::: Source material
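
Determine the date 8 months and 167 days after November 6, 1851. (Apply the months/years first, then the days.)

December 20, 1852

Advancing 8 months and 167 days from November 6, 1851: first the month/year part, then the days.
month 11 + 8 = 19, which is month 7 of year 1852 → July 1852.
Day 6 is valid in July, giving July 6, 1852.
Now add 167 days from July 6, 1852.
July has 31 days, so 31 − 6 = 25 days remain after July 6, 1852; 167 − 25 = 142 left.
August 1852 has 31 days: 142 − 31 = 111 left.
September 1852 has 30 days: 111 − 30 = 81 left.
October 1852 has 31 days: 81 − 31 = 50 left.
November 1852 has 30 days: 50 − 30 = 20 left.
20 days into December 1852 → December 20, 1852.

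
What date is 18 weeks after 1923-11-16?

Adding 18 weeks = 126 days from November 16, 1923.
November has 30 days, so 30 − 16 = 14 days remain after November 16, 1923; 126 − 14 = 112 left.
December 1923 has 31 days: 112 − 31 = 81 left.
January 1924 has 31 days: 81 − 31 = 50 left.
February 1924 has 29 days (1924 is a leap year): 50 − 29 = 21 left.
21 days into March 1924 → March 21, 1924.

March 21, 1924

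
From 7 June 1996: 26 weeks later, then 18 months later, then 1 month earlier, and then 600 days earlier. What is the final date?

Counting forward 26 weeks (= 182 days) from June 7, 1996:
June has 30 days, so 30 − 7 = 23 days remain after June 7, 1996; 182 − 23 = 159 left.
July 1996 has 31 days: 159 − 31 = 128 left.
August 1996 has 31 days: 128 − 31 = 97 left.
September 1996 has 30 days: 97 − 30 = 67 left.
October 1996 has 31 days: 67 − 31 = 36 left.
November 1996 has 30 days: 36 − 30 = 6 left.
6 days into December 1996 → December 6, 1996.
Advancing 18 months from December 6, 1996:
month 12 + 18 = 30, which is month 6 of year 1998 → June 1998.
Day 6 is valid in June, giving June 6, 1998.
Counting back 1 month from June 6, 1998:
month 6 − 1 = 5 → May 1998.
Day 6 is valid in May, giving May 6, 1998.
Subtracting 600 days from May 6, 1998:
Going back 6 days from May 6, 1998 reaches the end of the previous month; 600 − 6 = 594 left.
April 1998 has 30 days: 594 − 30 = 564 left.
March 1998 has 31 days: 564 − 31 = 533 left.
February 1998 has 28 days (1998 is not a leap year): 533 − 28 = 505 left.
January 1998 has 31 days: 505 − 31 = 474 left.
December 1997 has 31 days: 474 − 31 = 443 left.
November 1997 has 30 days: 443 − 30 = 413 left.
October 1997 has 31 days: 413 − 31 = 382 left.
September 1997 has 30 days: 382 − 30 = 352 left.
August 1997 has 31 days: 352 − 31 = 321 left.
July 1997 has 31 days: 321 − 31 = 290 left.
June 1997 has 30 days: 290 − 30 = 260 left.
May 1997 has 31 days: 260 − 31 = 229 left.
April 1997 has 30 days: 229 − 30 = 199 left.
March 1997 has 31 days: 199 − 31 = 168 left.
February 1997 has 28 days (1997 is not a leap year): 168 − 28 = 140 left.
January 1997 has 31 days: 140 − 31 = 109 left.
December 1996 has 31 days: 109 − 31 = 78 left.
November 1996 has 30 days: 78 − 30 = 48 left.
October 1996 has 31 days: 48 − 31 = 17 left.
September 1996 has 30 days; 30 − 17 = 13 → September 13, 1996.

September 13, 1996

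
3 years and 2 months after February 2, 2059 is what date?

Adding 3 years and 2 months from February 2, 2059.
+3 years → 2062; month 2 + 2 = 4 → April 2062.
Day 2 is valid in April, giving April 2, 2062.

April 2, 2062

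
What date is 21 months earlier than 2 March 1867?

June 2, 1865

Going back 21 months from March 2, 1867.
month 3 − 21 = -18, which is month 6 of year 1865 → June 1865.
Day 2 is valid in June, giving June 2, 1865.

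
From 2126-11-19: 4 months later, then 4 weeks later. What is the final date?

Counting forward 4 months from November 19, 2126:
month 11 + 4 = 15, which is month 3 of year 2127 → March 2127.
Day 19 is valid in March, giving March 19, 2127.
Counting forward 4 weeks (= 28 days) from March 19, 2127:
March has 31 days, so 31 − 19 = 12 days remain after March 19, 2127; 28 − 12 = 16 left.
16 days into April 2127 → April 16, 2127.

April 16, 2127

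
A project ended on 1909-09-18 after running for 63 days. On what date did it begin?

July 17, 1909

Subtracting 63 days from September 18, 1909.
Going back 18 days from September 18, 1909 reaches the end of the previous month; 63 − 18 = 45 left.
August 1909 has 31 days: 45 − 31 = 14 left.
July 1909 has 31 days; 31 − 14 = 17 → July 17, 1909.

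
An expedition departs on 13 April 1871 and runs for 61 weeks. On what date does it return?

June 13, 1872

Adding 61 weeks = 427 days from April 13, 1871.
April has 30 days, so 30 − 13 = 17 days remain after April 13, 1871; 427 − 17 = 410 left.
May 1871 has 31 days: 410 − 31 = 379 left.
June 1871 has 30 days: 379 − 30 = 349 left.
July 1871 has 31 days: 349 − 31 = 318 left.
August 1871 has 31 days: 318 − 31 = 287 left.
September 1871 has 30 days: 287 − 30 = 257 left.
October 1871 has 31 days: 257 − 31 = 226 left.
November 1871 has 30 days: 226 − 30 = 196 left.
December 1871 has 31 days: 196 − 31 = 165 left.
January 1872 has 31 days: 165 − 31 = 134 left.
February 1872 has 29 days (1872 is a leap year): 134 − 29 = 105 left.
March 1872 has 31 days: 105 − 31 = 74 left.
April 1872 has 30 days: 74 − 30 = 44 left.
May 1872 has 31 days: 44 − 31 = 13 left.
13 days into June 1872 → June 13, 1872.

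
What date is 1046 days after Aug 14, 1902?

June 25, 1905

Advancing 1046 days from August 14, 1902.
August has 31 days, so 31 − 14 = 17 days remain after August 14, 1902; 1046 − 17 = 1029 left.
September 1902 has 30 days: 1029 − 30 = 999 left.
October 1902 has 31 days: 999 − 31 = 968 left.
November 1902 has 30 days: 968 − 30 = 938 left.
December 1902 has 31 days: 938 − 31 = 907 left.
January 1903 has 31 days: 907 − 31 = 876 left.
February 1903 has 28 days (1903 is not a leap year): 876 − 28 = 848 left.
March 1903 has 31 days: 848 − 31 = 817 left.
April 1903 has 30 days: 817 − 30 = 787 left.
May 1903 has 31 days: 787 − 31 = 756 left.
June 1903 has 30 days: 756 − 30 = 726 left.
July 1903 has 31 days: 726 − 31 = 695 left.
August 1903 has 31 days: 695 − 31 = 664 left.
September 1903 has 30 days: 664 − 30 = 634 left.
October 1903 has 31 days: 634 − 31 = 603 left.
November 1903 has 30 days: 603 − 30 = 573 left.
December 1903 has 31 days: 573 − 31 = 542 left.
January 1904 has 31 days: 542 − 31 = 511 left.
February 1904 has 29 days (1904 is a leap year): 511 − 29 = 482 left.
March 1904 has 31 days: 482 − 31 = 451 left.
April 1904 has 30 days: 451 − 30 = 421 left.
May 1904 has 31 days: 421 − 31 = 390 left.
June 1904 has 30 days: 390 − 30 = 360 left.
July 1904 has 31 days: 360 − 31 = 329 left.
August 1904 has 31 days: 329 − 31 = 298 left.
September 1904 has 30 days: 298 − 30 = 268 left.
October 1904 has 31 days: 268 − 31 = 237 left.
November 1904 has 30 days: 237 − 30 = 207 left.
December 1904 has 31 days: 207 − 31 = 176 left.
January 1905 has 31 days: 176 − 31 = 145 left.
February 1905 has 28 days (1905 is not a leap year): 145 − 28 = 117 left.
March 1905 has 31 days: 117 − 31 = 86 left.
April 1905 has 30 days: 86 − 30 = 56 left.
May 1905 has 31 days: 56 − 31 = 25 left.
25 days into June 1905 → June 25, 1905.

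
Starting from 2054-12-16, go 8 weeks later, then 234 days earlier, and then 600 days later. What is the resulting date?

February 11, 2056

Adding 8 weeks (= 56 days) from December 16, 2054:
December has 31 days, so 31 − 16 = 15 days remain after December 16, 2054; 56 − 15 = 41 left.
January 2055 has 31 days: 41 − 31 = 10 left.
10 days into February 2055 → February 10, 2055.
Subtracting 234 days from February 10, 2055:
Going back 10 days from February 10, 2055 reaches the end of the previous month; 234 − 10 = 224 left.
January 2055 has 31 days: 224 − 31 = 193 left.
December 2054 has 31 days: 193 − 31 = 162 left.
November 2054 has 30 days: 162 − 30 = 132 left.
October 2054 has 31 days: 132 − 31 = 101 left.
September 2054 has 30 days: 101 − 30 = 71 left.
August 2054 has 31 days: 71 − 31 = 40 left.
July 2054 has 31 days: 40 − 31 = 9 left.
June 2054 has 30 days; 30 − 9 = 21 → June 21, 2054.
Counting forward 600 days from June 21, 2054:
June has 30 days, so 30 − 21 = 9 days remain after June 21, 2054; 600 − 9 = 591 left.
July 2054 has 31 days: 591 − 31 = 560 left.
August 2054 has 31 days: 560 − 31 = 529 left.
September 2054 has 30 days: 529 − 30 = 499 left.
October 2054 has 31 days: 499 − 31 = 468 left.
November 2054 has 30 days: 468 − 30 = 438 left.
December 2054 has 31 days: 438 − 31 = 407 left.
January 2055 has 31 days: 407 − 31 = 376 left.
February 2055 has 28 days (2055 is not a leap year): 376 − 28 = 348 left.
March 2055 has 31 days: 348 − 31 = 317 left.
April 2055 has 30 days: 317 − 30 = 287 left.
May 2055 has 31 days: 287 − 31 = 256 left.
June 2055 has 30 days: 256 − 30 = 226 left.
July 2055 has 31 days: 226 − 31 = 195 left.
August 2055 has 31 days: 195 − 31 = 164 left.
September 2055 has 30 days: 164 − 30 = 134 left.
October 2055 has 31 days: 134 − 31 = 103 left.
November 2055 has 30 days: 103 − 30 = 73 left.
December 2055 has 31 days: 73 − 31 = 42 left.
January 2056 has 31 days: 42 − 31 = 11 left.
11 days into February 2056 → February 11, 2056.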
::::::
Only lines containing "months" belong in the answer; copy every such line from the records.

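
Determine the date 8 months and 167 days after November 6, 1851. (Apply the months/years first, then the days.)
Advancing 8 months and 167 days from November 6, 1851: first the month/year part, then the days.
From 7 June 1996: 26 weeks later, then 18 months later, then 1 month earlier, and then 600 days earlier. What is the final date?
Advancing 18 months from December 6, 1996:
3 years and 2 months after February 2, 2059 is what date?
Adding 3 years and 2 months from February 2, 2059.
What date is 21 months earlier than 2 March 1867?
Going back 21 months from March 2, 1867.
From 2126-11-19: 4 months later, then 4 weeks later. What is the final date?
Counting forward 4 months from November 19, 2126: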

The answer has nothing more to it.